▶ Task data

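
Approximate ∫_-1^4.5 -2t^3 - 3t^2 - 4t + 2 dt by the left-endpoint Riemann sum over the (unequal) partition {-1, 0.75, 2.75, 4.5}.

Subinterval widths: 1.75, 2, 1.75.
Left endpoints: -1, 0.75, 2.75.
f(-1) = 5, f(0.75) = -3.53125, f(2.75) = -73.28125.
Sum = Σ Δt_i · f(t_i).
Sum = -126.5546875.

-126.5546875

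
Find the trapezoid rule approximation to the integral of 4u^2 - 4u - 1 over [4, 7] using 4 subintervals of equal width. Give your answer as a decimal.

Δu = (7 − 4)/4 = 0.75.
f(4) = 47, f(4.75) = 70.25, f(5.5) = 98, f(6.25) = 130.25, f(7) = 167.
T_4 = (Δu/2)·[f(u_0) + 2f(u_1) + 2f(u_2) + 2f(u_3) + f(u_4)].
Sum = 304.125.

304.125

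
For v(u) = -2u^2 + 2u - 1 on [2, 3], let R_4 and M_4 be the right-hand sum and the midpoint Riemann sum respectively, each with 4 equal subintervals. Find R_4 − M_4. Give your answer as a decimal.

-1.03125

R_4 = -9.6875.
M_4 = -8.65625.
R_4 − M_4 = -1.03125.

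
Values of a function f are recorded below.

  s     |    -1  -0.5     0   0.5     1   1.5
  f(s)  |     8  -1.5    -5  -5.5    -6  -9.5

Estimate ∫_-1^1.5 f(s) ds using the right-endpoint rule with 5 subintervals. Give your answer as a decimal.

Δs = 0.5.
Sum = 0.5·[(-1.5) + (-5) + (-5.5) + (-6) + (-9.5)] = -13.75.

-13.75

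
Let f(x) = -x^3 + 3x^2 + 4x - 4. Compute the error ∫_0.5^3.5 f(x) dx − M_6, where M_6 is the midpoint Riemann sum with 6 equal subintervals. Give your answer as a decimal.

Exact integral: ∫_0.5^3.5 f(x) dx = 17.25.
M_6 = 17.4375.
Error = 17.25 − 17.4375 = -0.1875.

-0.1875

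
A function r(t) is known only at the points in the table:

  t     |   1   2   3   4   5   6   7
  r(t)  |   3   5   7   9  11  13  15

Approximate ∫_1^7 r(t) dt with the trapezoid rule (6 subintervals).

Δt = 1.
T_6 = (1/2)·[3 + 2·5 + 2·7 + 2·9 + 2·11 + 2·13 + 15] = 54.

54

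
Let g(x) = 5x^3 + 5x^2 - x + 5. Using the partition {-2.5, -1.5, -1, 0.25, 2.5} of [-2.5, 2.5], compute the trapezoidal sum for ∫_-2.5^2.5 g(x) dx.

121.07421875

Subinterval widths: 1, 0.5, 1.25, 2.25.
g(-2.5) = -39.375, g(-1.5) = 0.875, g(-1) = 6, g(0.25) = 5.140625, g(2.5) = 111.875.
On each subinterval the trapezoid contributes (Δx_i/2)·[g(x_{i-1}) + g(x_i)].
Sum = 121.07421875.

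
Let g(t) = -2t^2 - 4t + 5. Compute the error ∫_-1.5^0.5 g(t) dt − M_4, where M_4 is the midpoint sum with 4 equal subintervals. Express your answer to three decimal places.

-0.083

Exact integral: ∫_-1.5^0.5 g(t) dt ≈ 11.66667.
M_4 = 11.75.
Error ≈ 11.66667 − 11.75 ≈ -0.083.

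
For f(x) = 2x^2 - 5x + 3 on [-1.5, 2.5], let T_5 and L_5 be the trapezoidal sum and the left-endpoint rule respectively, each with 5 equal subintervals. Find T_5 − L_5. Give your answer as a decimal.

T_5 = 15.52.
L_5 = 20.32.
T_5 − L_5 = -4.8.

-4.8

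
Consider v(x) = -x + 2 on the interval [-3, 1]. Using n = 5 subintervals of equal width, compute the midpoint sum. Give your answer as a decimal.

Δx = (1 − (-3))/5 = 0.8.
Midpoints: -2.6, -1.8, -1, -0.2, 0.6.
v(-2.6) = 4.6, v(-1.8) = 3.8, v(-1) = 3, v(-0.2) = 2.2, v(0.6) = 1.4.
Sum = Δx · [v(-2.6) + v(-1.8) + v(-1) + v(-0.2) + v(0.6)].
Sum = 12.

12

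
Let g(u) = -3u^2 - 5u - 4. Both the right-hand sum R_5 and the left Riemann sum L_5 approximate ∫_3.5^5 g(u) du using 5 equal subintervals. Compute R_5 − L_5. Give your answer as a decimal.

R_5 = -126.93.
L_5 = -113.205.
R_5 − L_5 = -13.725.

-13.725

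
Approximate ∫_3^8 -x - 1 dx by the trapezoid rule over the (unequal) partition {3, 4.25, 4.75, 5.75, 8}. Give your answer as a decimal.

-32.5

Subinterval widths: 1.25, 0.5, 1, 2.25.
f(3) = -4, f(4.25) = -5.25, f(4.75) = -5.75, f(5.75) = -6.75, f(8) = -9.
On each subinterval the trapezoid contributes (Δx_i/2)·[f(x_{i-1}) + f(x_i)].
Sum = -32.5.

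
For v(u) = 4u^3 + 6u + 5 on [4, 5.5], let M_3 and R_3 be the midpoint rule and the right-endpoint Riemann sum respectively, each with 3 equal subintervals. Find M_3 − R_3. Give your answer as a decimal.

-109.96875

M_3 = 707.53125.
R_3 = 817.5.
M_3 − R_3 = -109.96875.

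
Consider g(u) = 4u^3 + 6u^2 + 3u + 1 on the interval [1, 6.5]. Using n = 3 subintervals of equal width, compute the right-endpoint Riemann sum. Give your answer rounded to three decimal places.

3801.111

Δu = (6.5 − 1)/3 = 11/6.
Right endpoints: 17/6, 14/3, 6.5.
g(17/6) = 8027/54, g(14/3) = 14909/27, g(6.5) = 1372.5.
Sum = Δu · [g(17/6) + g(14/3) + g(6.5)].
Sum ≈ 3801.111.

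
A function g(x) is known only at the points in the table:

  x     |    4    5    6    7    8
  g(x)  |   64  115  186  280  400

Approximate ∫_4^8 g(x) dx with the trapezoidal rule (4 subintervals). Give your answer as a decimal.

813

Δx = 1.
T_4 = (1/2)·[64 + 2·115 + 2·186 + 2·280 + 400] = 813.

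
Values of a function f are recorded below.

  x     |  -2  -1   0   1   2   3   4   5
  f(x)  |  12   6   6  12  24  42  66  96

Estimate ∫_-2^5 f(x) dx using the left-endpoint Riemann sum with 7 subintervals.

Δx = 1.
Sum = 1·[12 + 6 + 6 + 12 + 24 + 42 + 66] = 168.

168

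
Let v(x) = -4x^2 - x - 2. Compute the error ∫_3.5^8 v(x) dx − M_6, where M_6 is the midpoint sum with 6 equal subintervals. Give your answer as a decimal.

-0.84375

Exact integral: ∫_3.5^8 v(x) dx = -660.375.
M_6 = -659.53125.
Error = -660.375 − (-659.53125) = -0.84375.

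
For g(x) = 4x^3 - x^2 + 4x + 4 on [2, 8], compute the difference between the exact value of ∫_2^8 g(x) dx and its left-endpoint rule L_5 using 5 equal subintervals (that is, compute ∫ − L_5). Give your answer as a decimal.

Exact integral: ∫_2^8 g(x) dx = 4056.
L_5 = 2952.96.
Error = 4056 − 2952.96 = 1103.04.

1103.04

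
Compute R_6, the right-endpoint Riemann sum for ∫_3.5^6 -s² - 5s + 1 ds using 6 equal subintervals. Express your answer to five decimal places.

Δs = (6 − 3.5)/6 = 5/12.
Right endpoints: 47/12, 13/3, 4.75, 31/6, 67/12, 6.
f(47/12) = -4885/144, f(13/3) = -355/9, f(4.75) = -45.3125, f(31/6) = -1855/36, f(67/12) = -8365/144, f(6) = -65.
Sum = Δs · [f(47/12) + f(13/3) + f(4.75) + ...].
Sum ≈ -122.20775.

-122.20775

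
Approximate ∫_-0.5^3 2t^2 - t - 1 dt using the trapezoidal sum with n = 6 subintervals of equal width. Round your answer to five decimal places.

10.60532

Δt = (3 − (-0.5))/6 = 7/12.
f(-0.5) = 0, f(1/12) = -77/72, f(2/3) = -7/9, f(1.25) = 0.875, f(11/6) = 35/9, f(29/12) = 595/72, f(3) = 14.
T_6 = (Δt/2)·[f(t_0) + 2f(t_1) + ... + 2f(t_{5}) + f(t_6)].
Sum ≈ 10.60532.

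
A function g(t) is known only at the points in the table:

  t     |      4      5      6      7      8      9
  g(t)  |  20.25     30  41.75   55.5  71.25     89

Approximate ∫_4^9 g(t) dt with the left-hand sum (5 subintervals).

218.75

Δt = 1.
Sum = 1·[20.25 + 30 + 41.75 + 55.5 + 71.25] = 218.75.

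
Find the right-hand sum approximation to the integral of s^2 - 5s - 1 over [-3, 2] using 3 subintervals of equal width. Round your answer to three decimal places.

Δs = (2 − (-3))/3 = 5/3.
Right endpoints: -4/3, 1/3, 2.
f(-4/3) = 67/9, f(1/3) = -23/9, f(2) = -7.
Sum = Δs · [f(-4/3) + f(1/3) + f(2)].
Sum ≈ -3.519.

-3.519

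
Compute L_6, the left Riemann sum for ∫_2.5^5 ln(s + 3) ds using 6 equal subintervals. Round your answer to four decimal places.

4.6805

Δs = (5 − 2.5)/6 = 5/12.
Left endpoints: 2.5, 35/12, 10/3, 3.75, 25/6, 55/12.
f(2.5) ≈ 1.7047, f(35/12) ≈ 1.7778, f(10/3) ≈ 1.8458, f(3.75) ≈ 1.9095, f(25/6) ≈ 1.9694, f(55/12) ≈ 2.0260.
Sum = Δs · [f(2.5) + f(35/12) + f(10/3) + ...].
Sum ≈ 4.6805.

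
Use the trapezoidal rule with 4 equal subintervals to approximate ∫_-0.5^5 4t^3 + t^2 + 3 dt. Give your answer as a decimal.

731.671875

Δt = (5 − (-0.5))/4 = 1.375.
f(-0.5) = 2.75, f(0.875) = 6.4453125, f(2.25) = 53.625, f(3.625) = 206.6796875, f(5) = 528.
T_4 = (Δt/2)·[f(t_0) + 2f(t_1) + 2f(t_2) + 2f(t_3) + f(t_4)].
Sum = 731.671875.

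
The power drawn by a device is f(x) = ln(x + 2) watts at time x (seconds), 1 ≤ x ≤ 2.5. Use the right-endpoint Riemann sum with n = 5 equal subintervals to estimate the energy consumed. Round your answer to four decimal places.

Δx = (2.5 − 1)/5 = 0.3.
Right endpoints: 1.3, 1.6, 1.9, 2.2, 2.5.
f(1.3) ≈ 1.1939, f(1.6) ≈ 1.2809, f(1.9) ≈ 1.3610, f(2.2) ≈ 1.4351, f(2.5) ≈ 1.5041.
Sum = Δx · [f(1.3) + f(1.6) + f(1.9) + f(2.2) + f(2.5)].
Sum ≈ 2.0325.

2.0325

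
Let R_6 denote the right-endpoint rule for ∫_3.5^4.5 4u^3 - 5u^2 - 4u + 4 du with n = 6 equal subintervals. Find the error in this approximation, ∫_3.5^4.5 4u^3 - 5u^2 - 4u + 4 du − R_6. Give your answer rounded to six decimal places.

Exact integral: ∫_3.5^4.5 f(u) du ≈ 167.58333333.
R_6 ≈ 180.19907407.
Error ≈ 167.58333333 − 180.19907407 ≈ -12.615741.

-12.615741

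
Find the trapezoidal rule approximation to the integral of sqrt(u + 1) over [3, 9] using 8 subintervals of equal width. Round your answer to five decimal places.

15.74422

Δu = (9 − 3)/8 = 0.75.
f(3) ≈ 2.00000, f(3.75) ≈ 2.17945, f(4.5) ≈ 2.34521, f(5.25) ≈ 2.50000, f(6) ≈ 2.64575, f(6.75) ≈ 2.78388, f(7.5) ≈ 2.91548, f(8.25) ≈ 3.04138, f(9) ≈ 3.16228.
T_8 = (Δu/2)·[f(u_0) + 2f(u_1) + ... + 2f(u_{7}) + f(u_8)].
Sum ≈ 15.74422.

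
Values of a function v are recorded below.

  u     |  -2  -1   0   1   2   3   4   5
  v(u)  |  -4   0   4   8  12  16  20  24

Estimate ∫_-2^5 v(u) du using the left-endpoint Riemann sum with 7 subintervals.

56

Δu = 1.
Sum = 1·[(-4) + 0 + 4 + 8 + 12 + 16 + 20] = 56.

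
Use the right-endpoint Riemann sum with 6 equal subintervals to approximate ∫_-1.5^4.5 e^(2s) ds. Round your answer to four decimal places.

Δs = (4.5 − (-1.5))/6 = 1.
Right endpoints: -0.5, 0.5, 1.5, 2.5, 3.5, 4.5.
f(-0.5) ≈ 0.3679, f(0.5) ≈ 2.7183, f(1.5) ≈ 20.0855, f(2.5) ≈ 148.4132, f(3.5) ≈ 1096.6332, f(4.5) ≈ 8103.0839.
Sum = Δs · [f(-0.5) + f(0.5) + f(1.5) + ...].
Sum ≈ 9371.3019.

9371.3019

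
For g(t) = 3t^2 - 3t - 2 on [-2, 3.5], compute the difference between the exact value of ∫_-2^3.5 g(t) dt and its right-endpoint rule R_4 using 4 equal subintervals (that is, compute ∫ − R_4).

Exact integral: ∫_-2^3.5 g(t) dt = 27.5.
R_4 = 38.37109375.
Error = 27.5 − 38.37109375 = -10.87109375.

-10.87109375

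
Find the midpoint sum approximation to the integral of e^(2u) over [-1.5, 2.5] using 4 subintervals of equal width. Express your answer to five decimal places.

63.12254

Δu = (2.5 − (-1.5))/4 = 1.
Midpoints: -1, 0, 1, 2.
f(-1) ≈ 0.13534, f(0) ≈ 1.00000, f(1) ≈ 7.38906, f(2) ≈ 54.59815.
Sum = Δu · [f(-1) + f(0) + f(1) + f(2)].
Sum ≈ 63.12254.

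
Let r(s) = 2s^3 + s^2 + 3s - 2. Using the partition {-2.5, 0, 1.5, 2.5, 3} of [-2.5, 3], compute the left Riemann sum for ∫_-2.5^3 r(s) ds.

Subinterval widths: 2.5, 1.5, 1, 0.5.
Left endpoints: -2.5, 0, 1.5, 2.5.
r(-2.5) = -34.5, r(0) = -2, r(1.5) = 11.5, r(2.5) = 43.
Sum = Σ Δs_i · r(s_i).
Sum = -56.25.

-56.25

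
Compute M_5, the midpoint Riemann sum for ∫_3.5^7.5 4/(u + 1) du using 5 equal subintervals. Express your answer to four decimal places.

Δu = (7.5 − 3.5)/5 = 0.8.
Midpoints: 3.9, 4.7, 5.5, 6.3, 7.1.
f(3.9) = 40/49, f(4.7) = 40/57, f(5.5) = 8/13, f(6.3) = 40/73, f(7.1) = 40/81.
Sum = Δu · [f(3.9) + f(4.7) + f(5.5) + f(6.3) + f(7.1)].
Sum ≈ 2.5402.

2.5402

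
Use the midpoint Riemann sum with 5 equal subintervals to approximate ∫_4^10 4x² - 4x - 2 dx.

Δx = (10 − 4)/5 = 1.2.
Midpoints: 4.6, 5.8, 7, 8.2, 9.4.
f(4.6) = 64.24, f(5.8) = 109.36, f(7) = 166, f(8.2) = 234.16, f(9.4) = 313.84.
Sum = Δx · [f(4.6) + f(5.8) + f(7) + f(8.2) + f(9.4)].
Sum = 1065.12.

1065.12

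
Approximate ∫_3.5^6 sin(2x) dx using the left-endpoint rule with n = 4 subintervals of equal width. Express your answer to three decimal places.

Δx = (6 − 3.5)/4 = 0.625.
Left endpoints: 3.5, 4.125, 4.75, 5.375.
f(3.5) ≈ 0.657, f(4.125) ≈ 0.923, f(4.75) ≈ -0.075, f(5.375) ≈ -0.970.
Sum = Δx · [f(3.5) + f(4.125) + f(4.75) + f(5.375)].
Sum ≈ 0.334.

0.334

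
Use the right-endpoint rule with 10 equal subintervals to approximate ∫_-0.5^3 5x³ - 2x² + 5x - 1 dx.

126.39484375

Δx = (3 − (-0.5))/10 = 0.35.
Right endpoints: -0.15, 0.2, 0.55, 0.9, 1.25, 1.6, 1.95, 2.3, 2.65, 3.
f(-0.15) = -1.811875, f(0.2) = -0.04, f(0.55) = 1.976875, f(0.9) = 5.525, f(1.25) = 11.890625, f(1.6) = 22.36, f(1.95) = 38.219375, f(2.3) = 60.755, f(2.65) = 91.253125, f(3) = 131.
Sum = Δx · [f(-0.15) + f(0.2) + f(0.55) + ...].
Sum = 126.39484375.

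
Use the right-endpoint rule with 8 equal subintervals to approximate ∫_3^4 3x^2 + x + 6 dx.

47.8828125

Δx = (4 − 3)/8 = 0.125.
Right endpoints: 3.125, 3.25, 3.375, 3.5, 3.625, 3.75, 3.875, 4.
f(3.125) = 38.421875, f(3.25) = 40.9375, f(3.375) = 43.546875, f(3.5) = 46.25, f(3.625) = 49.046875, f(3.75) = 51.9375, f(3.875) = 54.921875, f(4) = 58.
Sum = Δx · [f(3.125) + f(3.25) + f(3.375) + ...].
Sum = 47.8828125.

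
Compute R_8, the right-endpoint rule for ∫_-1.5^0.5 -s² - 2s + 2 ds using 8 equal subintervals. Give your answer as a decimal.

Δs = (0.5 − (-1.5))/8 = 0.25.
Right endpoints: -1.25, -1, -0.75, -0.5, -0.25, 0, 0.25, 0.5.
f(-1.25) = 2.9375, f(-1) = 3, f(-0.75) = 2.9375, f(-0.5) = 2.75, f(-0.25) = 2.4375, f(0) = 2, f(0.25) = 1.4375, f(0.5) = 0.75.
Sum = Δs · [f(-1.25) + f(-1) + f(-0.75) + ...].
Sum = 4.5625.

4.5625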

▶ Brief
For every line of the material that holds the word "known", make a copy.

▶ Answer for the task
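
A function r(t) is known only at the points in the table:
A function g(x) is known only at the points in the table:
A function g(t) is known only at the points in the table: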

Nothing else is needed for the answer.